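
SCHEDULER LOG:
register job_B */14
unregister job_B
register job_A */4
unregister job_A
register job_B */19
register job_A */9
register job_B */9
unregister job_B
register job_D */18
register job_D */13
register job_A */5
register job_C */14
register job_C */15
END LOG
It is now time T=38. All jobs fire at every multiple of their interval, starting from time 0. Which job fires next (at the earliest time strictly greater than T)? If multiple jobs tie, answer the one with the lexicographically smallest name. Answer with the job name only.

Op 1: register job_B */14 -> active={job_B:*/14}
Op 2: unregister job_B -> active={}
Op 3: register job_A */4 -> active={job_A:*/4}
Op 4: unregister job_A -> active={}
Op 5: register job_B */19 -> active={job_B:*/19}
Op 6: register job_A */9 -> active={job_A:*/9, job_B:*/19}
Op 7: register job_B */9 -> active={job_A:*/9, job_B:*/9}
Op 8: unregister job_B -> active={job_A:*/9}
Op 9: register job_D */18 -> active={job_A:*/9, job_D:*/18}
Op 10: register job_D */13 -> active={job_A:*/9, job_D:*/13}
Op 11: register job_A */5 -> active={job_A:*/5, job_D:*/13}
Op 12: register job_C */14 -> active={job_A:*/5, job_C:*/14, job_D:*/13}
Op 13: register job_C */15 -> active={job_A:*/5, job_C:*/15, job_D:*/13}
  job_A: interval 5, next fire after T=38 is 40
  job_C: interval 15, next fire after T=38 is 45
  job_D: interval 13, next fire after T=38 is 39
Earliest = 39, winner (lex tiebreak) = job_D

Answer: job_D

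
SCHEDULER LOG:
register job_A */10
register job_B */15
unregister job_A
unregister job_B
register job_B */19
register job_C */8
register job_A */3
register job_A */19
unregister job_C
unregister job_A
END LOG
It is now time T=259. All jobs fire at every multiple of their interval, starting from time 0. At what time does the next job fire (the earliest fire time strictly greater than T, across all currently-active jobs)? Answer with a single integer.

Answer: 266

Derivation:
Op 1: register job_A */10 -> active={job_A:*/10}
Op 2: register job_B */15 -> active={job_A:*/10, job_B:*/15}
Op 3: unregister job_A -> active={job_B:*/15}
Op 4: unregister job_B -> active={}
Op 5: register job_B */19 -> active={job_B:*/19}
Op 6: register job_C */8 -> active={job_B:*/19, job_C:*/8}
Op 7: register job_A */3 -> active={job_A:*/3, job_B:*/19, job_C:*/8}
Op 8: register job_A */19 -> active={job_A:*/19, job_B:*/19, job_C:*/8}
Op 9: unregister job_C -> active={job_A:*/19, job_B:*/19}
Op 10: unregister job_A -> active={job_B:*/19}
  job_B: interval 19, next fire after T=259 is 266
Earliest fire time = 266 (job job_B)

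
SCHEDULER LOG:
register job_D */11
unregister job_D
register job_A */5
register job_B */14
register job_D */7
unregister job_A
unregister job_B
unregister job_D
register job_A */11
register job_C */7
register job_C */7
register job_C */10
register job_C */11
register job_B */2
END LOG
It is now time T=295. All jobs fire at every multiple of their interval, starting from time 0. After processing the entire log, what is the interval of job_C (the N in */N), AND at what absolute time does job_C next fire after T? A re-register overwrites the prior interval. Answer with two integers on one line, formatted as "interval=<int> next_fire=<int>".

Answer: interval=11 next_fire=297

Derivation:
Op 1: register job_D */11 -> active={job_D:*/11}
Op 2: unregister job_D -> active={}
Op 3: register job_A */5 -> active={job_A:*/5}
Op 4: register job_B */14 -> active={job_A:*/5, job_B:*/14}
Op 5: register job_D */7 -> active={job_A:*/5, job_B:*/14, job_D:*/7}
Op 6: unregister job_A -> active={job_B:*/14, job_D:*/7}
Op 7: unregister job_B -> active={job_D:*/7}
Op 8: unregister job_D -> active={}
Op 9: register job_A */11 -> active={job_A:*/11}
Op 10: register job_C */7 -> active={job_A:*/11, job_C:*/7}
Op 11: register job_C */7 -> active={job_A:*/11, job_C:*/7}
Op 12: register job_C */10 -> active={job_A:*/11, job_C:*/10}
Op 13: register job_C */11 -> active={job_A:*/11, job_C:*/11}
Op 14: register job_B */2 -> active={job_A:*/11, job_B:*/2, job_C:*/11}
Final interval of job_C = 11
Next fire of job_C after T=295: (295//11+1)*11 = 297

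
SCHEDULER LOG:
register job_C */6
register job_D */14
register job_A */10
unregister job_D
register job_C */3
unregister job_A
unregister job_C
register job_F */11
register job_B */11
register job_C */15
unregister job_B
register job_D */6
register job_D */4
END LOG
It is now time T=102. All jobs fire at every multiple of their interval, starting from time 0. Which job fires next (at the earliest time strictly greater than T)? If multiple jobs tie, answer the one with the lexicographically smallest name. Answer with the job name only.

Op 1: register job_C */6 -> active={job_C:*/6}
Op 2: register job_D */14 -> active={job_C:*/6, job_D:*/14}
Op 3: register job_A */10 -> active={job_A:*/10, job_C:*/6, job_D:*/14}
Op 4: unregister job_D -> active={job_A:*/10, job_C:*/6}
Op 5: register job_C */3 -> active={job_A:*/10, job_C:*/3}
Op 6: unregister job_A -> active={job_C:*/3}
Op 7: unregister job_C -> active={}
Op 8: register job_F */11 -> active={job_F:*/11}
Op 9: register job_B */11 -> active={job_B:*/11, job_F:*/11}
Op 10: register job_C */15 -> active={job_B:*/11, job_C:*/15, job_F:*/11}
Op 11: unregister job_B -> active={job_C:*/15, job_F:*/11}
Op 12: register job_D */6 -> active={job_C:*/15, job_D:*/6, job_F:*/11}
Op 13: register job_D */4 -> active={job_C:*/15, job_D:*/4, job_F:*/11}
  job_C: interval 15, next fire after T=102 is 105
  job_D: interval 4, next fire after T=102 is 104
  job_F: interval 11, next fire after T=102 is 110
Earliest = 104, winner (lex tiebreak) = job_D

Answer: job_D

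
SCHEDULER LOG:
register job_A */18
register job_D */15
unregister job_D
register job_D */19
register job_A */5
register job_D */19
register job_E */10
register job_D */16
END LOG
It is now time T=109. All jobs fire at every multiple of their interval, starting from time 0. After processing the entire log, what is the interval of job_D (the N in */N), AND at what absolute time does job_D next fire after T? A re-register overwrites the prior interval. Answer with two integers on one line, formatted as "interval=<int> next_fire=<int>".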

++++++++

Every record, copied exactly, is the expected answer.

**Completed task:**
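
SCHEDULER LOG:
register job_B */14
unregister job_B
register job_A */4
unregister job_A
register job_B */19
register job_A */9
register job_B */9
unregister job_B
register job_D */18
register job_D */13
register job_A */5
register job_C */14
register job_C */15
END LOG
It is now time T=38. All jobs fire at every multiple of their interval, starting from time 0. Which job fires next (at the earliest time strictly greater than T)? If multiple jobs tie, answer the one with the lexicographically smallest name. Answer with the job name only.

Op 1: register job_B */14 -> active={job_B:*/14}
Op 2: unregister job_B -> active={}
Op 3: register job_A */4 -> active={job_A:*/4}
Op 4: unregister job_A -> active={}
Op 5: register job_B */19 -> active={job_B:*/19}
Op 6: register job_A */9 -> active={job_A:*/9, job_B:*/19}
Op 7: register job_B */9 -> active={job_A:*/9, job_B:*/9}
Op 8: unregister job_B -> active={job_A:*/9}
Op 9: register job_D */18 -> active={job_A:*/9, job_D:*/18}
Op 10: register job_D */13 -> active={job_A:*/9, job_D:*/13}
Op 11: register job_A */5 -> active={job_A:*/5, job_D:*/13}
Op 12: register job_C */14 -> active={job_A:*/5, job_C:*/14, job_D:*/13}
Op 13: register job_C */15 -> active={job_A:*/5, job_C:*/15, job_D:*/13}
  job_A: interval 5, next fire after T=38 is 40
  job_C: interval 15, next fire after T=38 is 45
  job_D: interval 13, next fire after T=38 is 39
Earliest = 39, winner (lex tiebreak) = job_D

Answer: job_D

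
SCHEDULER LOG:
register job_A */10
register job_B */15
unregister job_A
unregister job_B
register job_B */19
register job_C */8
register job_A */3
register job_A */19
unregister job_C
unregister job_A
END LOG
It is now time T=259. All jobs fire at every multiple of their interval, starting from time 0. At what time does the next job fire (the earliest fire time strictly greater than T, across all currently-active jobs)? Answer with a single integer.

Answer: 266

Derivation:
Op 1: register job_A */10 -> active={job_A:*/10}
Op 2: register job_B */15 -> active={job_A:*/10, job_B:*/15}
Op 3: unregister job_A -> active={job_B:*/15}
Op 4: unregister job_B -> active={}
Op 5: register job_B */19 -> active={job_B:*/19}
Op 6: register job_C */8 -> active={job_B:*/19, job_C:*/8}
Op 7: register job_A */3 -> active={job_A:*/3, job_B:*/19, job_C:*/8}
Op 8: register job_A */19 -> active={job_A:*/19, job_B:*/19, job_C:*/8}
Op 9: unregister job_C -> active={job_A:*/19, job_B:*/19}
Op 10: unregister job_A -> active={job_B:*/19}
  job_B: interval 19, next fire after T=259 is 266
Earliest fire time = 266 (job job_B)

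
SCHEDULER LOG:
register job_D */11
unregister job_D
register job_A */5
register job_B */14
register job_D */7
unregister job_A
unregister job_B
unregister job_D
register job_A */11
register job_C */7
register job_C */7
register job_C */10
register job_C */11
register job_B */2
END LOG
It is now time T=295. All jobs fire at every multiple of their interval, starting from time 0. After processing the entire log, what is the interval of job_C (the N in */N), AND at what absolute time does job_C next fire after T? A re-register overwrites the prior interval. Answer with two integers on one line, formatted as "interval=<int> next_fire=<int>".

Answer: interval=11 next_fire=297

Derivation:
Op 1: register job_D */11 -> active={job_D:*/11}
Op 2: unregister job_D -> active={}
Op 3: register job_A */5 -> active={job_A:*/5}
Op 4: register job_B */14 -> active={job_A:*/5, job_B:*/14}
Op 5: register job_D */7 -> active={job_A:*/5, job_B:*/14, job_D:*/7}
Op 6: unregister job_A -> active={job_B:*/14, job_D:*/7}
Op 7: unregister job_B -> active={job_D:*/7}
Op 8: unregister job_D -> active={}
Op 9: register job_A */11 -> active={job_A:*/11}
Op 10: register job_C */7 -> active={job_A:*/11, job_C:*/7}
Op 11: register job_C */7 -> active={job_A:*/11, job_C:*/7}
Op 12: register job_C */10 -> active={job_A:*/11, job_C:*/10}
Op 13: register job_C */11 -> active={job_A:*/11, job_C:*/11}
Op 14: register job_B */2 -> active={job_A:*/11, job_B:*/2, job_C:*/11}
Final interval of job_C = 11
Next fire of job_C after T=295: (295//11+1)*11 = 297

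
SCHEDULER LOG:
register job_C */6
register job_D */14
register job_A */10
unregister job_D
register job_C */3
unregister job_A
unregister job_C
register job_F */11
register job_B */11
register job_C */15
unregister job_B
register job_D */6
register job_D */4
END LOG
It is now time T=102. All jobs fire at every multiple of their interval, starting from time 0. Which job fires next (at the earliest time strictly greater than T)? If multiple jobs tie, answer the one with the lexicographically smallest name. Answer with the job name only.

Op 1: register job_C */6 -> active={job_C:*/6}
Op 2: register job_D */14 -> active={job_C:*/6, job_D:*/14}
Op 3: register job_A */10 -> active={job_A:*/10, job_C:*/6, job_D:*/14}
Op 4: unregister job_D -> active={job_A:*/10, job_C:*/6}
Op 5: register job_C */3 -> active={job_A:*/10, job_C:*/3}
Op 6: unregister job_A -> active={job_C:*/3}
Op 7: unregister job_C -> active={}
Op 8: register job_F */11 -> active={job_F:*/11}
Op 9: register job_B */11 -> active={job_B:*/11, job_F:*/11}
Op 10: register job_C */15 -> active={job_B:*/11, job_C:*/15, job_F:*/11}
Op 11: unregister job_B -> active={job_C:*/15, job_F:*/11}
Op 12: register job_D */6 -> active={job_C:*/15, job_D:*/6, job_F:*/11}
Op 13: register job_D */4 -> active={job_C:*/15, job_D:*/4, job_F:*/11}
  job_C: interval 15, next fire after T=102 is 105
  job_D: interval 4, next fire after T=102 is 104
  job_F: interval 11, next fire after T=102 is 110
Earliest = 104, winner (lex tiebreak) = job_D

Answer: job_D

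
SCHEDULER LOG:
register job_A */18
register job_D */15
unregister job_D
register job_D */19
register job_A */5
register job_D */19
register job_E */10
register job_D */16
END LOG
It is now time T=109. All jobs fire at every multiple of their interval, starting from time 0. After processing the entire log, what is the interval of job_D (the N in */N), AND at what absolute time does job_D next fire after T? A re-register overwrites the prior interval. Answer with two integers on one line, formatted as "interval=<int> next_fire=<int>".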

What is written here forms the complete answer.